→ **Your task**
Write out, without any change, the lines in the material below that run from the line with "Orion Energy Co. | Vantage" through the line with "Fairlane Ventures LLC | Harbor", both included.

→ **Source records**
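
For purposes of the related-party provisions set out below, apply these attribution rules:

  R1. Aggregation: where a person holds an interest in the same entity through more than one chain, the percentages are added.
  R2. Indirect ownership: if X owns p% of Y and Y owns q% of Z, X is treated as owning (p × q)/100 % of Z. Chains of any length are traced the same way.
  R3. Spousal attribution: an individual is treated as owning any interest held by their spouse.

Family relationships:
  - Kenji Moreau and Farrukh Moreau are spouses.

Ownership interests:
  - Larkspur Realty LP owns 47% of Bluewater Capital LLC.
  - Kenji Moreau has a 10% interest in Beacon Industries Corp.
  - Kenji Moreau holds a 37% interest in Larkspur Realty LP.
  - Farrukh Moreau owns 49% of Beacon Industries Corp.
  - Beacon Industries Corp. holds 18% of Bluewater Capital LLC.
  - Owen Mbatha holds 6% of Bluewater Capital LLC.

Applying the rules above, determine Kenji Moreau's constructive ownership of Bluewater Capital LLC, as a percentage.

28.01%

By spousal attribution (R3), Kenji Moreau is treated as also owning Farrukh Moreau's interest in Beacon Industries Corp, giving 10% + 49% = 59%.
Chain via Beacon Industries Corp. (R2): 59% × 18% = 10.62% of Bluewater Capital LLC.
Chain via Larkspur Realty LP (R2): 37% × 47% = 17.39% of Bluewater Capital LLC.
Aggregating (R1): 10.62% + 17.39% = 28.01%.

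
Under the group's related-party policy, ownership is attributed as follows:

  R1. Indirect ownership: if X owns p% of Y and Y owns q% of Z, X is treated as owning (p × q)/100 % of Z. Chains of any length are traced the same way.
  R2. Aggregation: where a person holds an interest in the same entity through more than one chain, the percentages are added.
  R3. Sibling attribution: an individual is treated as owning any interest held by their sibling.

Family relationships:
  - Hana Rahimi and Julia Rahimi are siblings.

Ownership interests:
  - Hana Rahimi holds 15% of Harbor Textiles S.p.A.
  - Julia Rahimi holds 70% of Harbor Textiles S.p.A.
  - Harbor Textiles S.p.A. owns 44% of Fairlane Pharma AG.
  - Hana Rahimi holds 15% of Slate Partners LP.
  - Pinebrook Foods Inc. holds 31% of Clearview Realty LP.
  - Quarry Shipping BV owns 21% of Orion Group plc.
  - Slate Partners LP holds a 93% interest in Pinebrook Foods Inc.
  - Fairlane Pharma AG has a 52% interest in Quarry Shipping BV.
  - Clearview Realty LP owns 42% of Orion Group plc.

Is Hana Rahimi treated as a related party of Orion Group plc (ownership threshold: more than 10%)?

By sibling attribution (R3), Hana Rahimi is treated as also owning Julia Rahimi's interest in Harbor Textiles S.p.A, giving 15% + 70% = 85%.
Chain via Slate Partners LP → Pinebrook Foods Inc. → Clearview Realty LP (R1): 15% × 93% × 31% × 42% = 1.81629% of Orion Group plc.
Chain via Harbor Textiles S.p.A. → Fairlane Pharma AG → Quarry Shipping BV (R1): 85% × 44% × 52% × 21% = 4.08408% of Orion Group plc.
Aggregating (R2): 1.81629% + 4.08408% = 5.90037%.
5.90037% does not exceed the 10% threshold, so Hana is not a related party to Orion Group plc.

No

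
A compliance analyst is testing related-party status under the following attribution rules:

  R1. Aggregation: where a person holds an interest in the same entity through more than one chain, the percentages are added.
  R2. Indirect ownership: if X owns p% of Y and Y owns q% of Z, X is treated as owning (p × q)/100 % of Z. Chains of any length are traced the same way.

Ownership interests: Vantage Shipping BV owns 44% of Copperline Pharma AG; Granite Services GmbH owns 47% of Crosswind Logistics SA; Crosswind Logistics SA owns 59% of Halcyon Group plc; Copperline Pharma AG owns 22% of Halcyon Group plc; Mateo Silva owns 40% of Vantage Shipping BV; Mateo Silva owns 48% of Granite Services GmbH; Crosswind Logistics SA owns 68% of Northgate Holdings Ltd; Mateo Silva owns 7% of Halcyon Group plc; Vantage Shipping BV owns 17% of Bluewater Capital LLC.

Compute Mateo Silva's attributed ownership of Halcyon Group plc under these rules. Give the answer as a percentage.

24.1824%

Chain via Vantage Shipping BV → Copperline Pharma AG (R2): 40% × 44% × 22% = 3.872% of Halcyon Group plc.
Chain via Granite Services GmbH → Crosswind Logistics SA (R2): 48% × 47% × 59% = 13.3104% of Halcyon Group plc.
Direct interest in Halcyon Group plc: 7%.
Aggregating (R1): 3.872% + 13.3104% + 7% = 24.1824%.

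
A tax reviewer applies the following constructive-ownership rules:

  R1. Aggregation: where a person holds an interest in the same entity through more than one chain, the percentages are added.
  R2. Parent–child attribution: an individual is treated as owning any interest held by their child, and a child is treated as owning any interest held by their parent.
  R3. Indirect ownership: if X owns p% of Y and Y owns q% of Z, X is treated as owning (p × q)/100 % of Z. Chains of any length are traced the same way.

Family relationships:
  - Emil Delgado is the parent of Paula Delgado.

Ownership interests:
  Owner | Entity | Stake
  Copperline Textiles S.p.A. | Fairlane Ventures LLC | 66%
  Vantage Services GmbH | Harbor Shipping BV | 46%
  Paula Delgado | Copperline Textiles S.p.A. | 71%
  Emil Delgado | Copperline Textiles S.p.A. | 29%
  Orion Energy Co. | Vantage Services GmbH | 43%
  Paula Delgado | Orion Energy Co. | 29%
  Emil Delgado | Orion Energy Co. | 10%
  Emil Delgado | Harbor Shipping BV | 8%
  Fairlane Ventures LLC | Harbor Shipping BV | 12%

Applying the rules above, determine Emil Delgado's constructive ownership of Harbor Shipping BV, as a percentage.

23.6342%

By parent–child attribution (R2), Emil Delgado is treated as also owning Paula Delgado's interest in Orion Energy Co, giving 10% + 29% = 39%.
By parent–child attribution (R2), Emil Delgado is treated as also owning Paula Delgado's interest in Copperline Textiles S.p.A, giving 29% + 71% = 100%.
Chain via Orion Energy Co. → Vantage Services GmbH (R3): 39% × 43% × 46% = 7.7142% of Harbor Shipping BV.
Chain via Copperline Textiles S.p.A. → Fairlane Ventures LLC (R3): 100% × 66% × 12% = 7.92% of Harbor Shipping BV.
Direct interest in Harbor Shipping BV: 8%.
Aggregating (R1): 7.7142% + 7.92% + 8% = 23.6342%.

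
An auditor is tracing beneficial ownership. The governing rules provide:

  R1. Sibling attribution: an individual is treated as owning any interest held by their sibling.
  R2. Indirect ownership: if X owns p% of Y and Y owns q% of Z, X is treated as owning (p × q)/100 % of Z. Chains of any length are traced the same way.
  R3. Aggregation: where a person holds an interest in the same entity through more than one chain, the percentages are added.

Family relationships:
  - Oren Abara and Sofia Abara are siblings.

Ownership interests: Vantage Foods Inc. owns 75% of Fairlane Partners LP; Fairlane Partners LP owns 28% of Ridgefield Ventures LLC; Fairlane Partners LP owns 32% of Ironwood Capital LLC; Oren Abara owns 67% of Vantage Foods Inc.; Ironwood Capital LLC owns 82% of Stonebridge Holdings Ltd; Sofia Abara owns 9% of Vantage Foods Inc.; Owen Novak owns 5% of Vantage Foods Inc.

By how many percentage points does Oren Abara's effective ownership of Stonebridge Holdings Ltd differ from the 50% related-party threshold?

By sibling attribution (R1), Oren Abara is treated as also owning Sofia Abara's interest in Vantage Foods Inc, giving 67% + 9% = 76%.
Chain via Vantage Foods Inc. → Fairlane Partners LP → Ironwood Capital LLC (R2): 76% × 75% × 32% × 82% = 14.9568% of Stonebridge Holdings Ltd.
14.9568% falls short of the 50% threshold by 35.0432 percentage points.

35.0432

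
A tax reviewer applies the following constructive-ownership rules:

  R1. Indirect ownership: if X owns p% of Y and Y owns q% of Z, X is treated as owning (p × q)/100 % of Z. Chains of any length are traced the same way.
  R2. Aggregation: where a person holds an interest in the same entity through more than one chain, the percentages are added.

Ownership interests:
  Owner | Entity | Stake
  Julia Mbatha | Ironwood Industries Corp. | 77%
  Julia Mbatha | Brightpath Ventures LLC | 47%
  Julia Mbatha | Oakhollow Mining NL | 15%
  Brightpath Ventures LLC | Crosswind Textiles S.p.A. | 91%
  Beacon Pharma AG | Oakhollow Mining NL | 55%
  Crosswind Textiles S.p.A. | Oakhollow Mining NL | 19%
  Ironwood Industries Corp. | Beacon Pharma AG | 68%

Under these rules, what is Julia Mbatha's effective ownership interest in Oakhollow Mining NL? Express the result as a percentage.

Chain via Brightpath Ventures LLC → Crosswind Textiles S.p.A. (R1): 47% × 91% × 19% = 8.1263% of Oakhollow Mining NL.
Chain via Ironwood Industries Corp. → Beacon Pharma AG (R1): 77% × 68% × 55% = 28.798% of Oakhollow Mining NL.
Direct interest in Oakhollow Mining NL: 15%.
Aggregating (R2): 8.1263% + 28.798% + 15% = 51.9243%.

51.9243%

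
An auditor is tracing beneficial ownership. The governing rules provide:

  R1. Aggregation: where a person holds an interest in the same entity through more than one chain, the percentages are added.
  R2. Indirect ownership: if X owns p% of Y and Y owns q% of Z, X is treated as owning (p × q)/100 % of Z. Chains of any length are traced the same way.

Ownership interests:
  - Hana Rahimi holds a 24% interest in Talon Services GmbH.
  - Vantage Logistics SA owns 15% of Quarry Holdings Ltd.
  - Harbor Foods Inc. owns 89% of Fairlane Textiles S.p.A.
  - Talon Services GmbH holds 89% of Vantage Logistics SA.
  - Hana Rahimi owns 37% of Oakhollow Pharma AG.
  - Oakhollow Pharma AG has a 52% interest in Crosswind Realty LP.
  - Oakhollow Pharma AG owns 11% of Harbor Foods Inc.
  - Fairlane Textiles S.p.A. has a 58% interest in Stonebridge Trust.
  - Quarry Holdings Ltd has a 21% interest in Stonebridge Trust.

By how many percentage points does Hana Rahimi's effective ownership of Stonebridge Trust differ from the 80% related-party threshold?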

→ **Exercise response**
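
  Orion Energy Co. | Vantage Services GmbH | 43%
  Paula Delgado | Orion Energy Co. | 29%
  Emil Delgado | Orion Energy Co. | 10%
  Emil Delgado | Harbor Shipping BV | 8%
  Fairlane Ventures LLC | Harbor Shipping BV | 12%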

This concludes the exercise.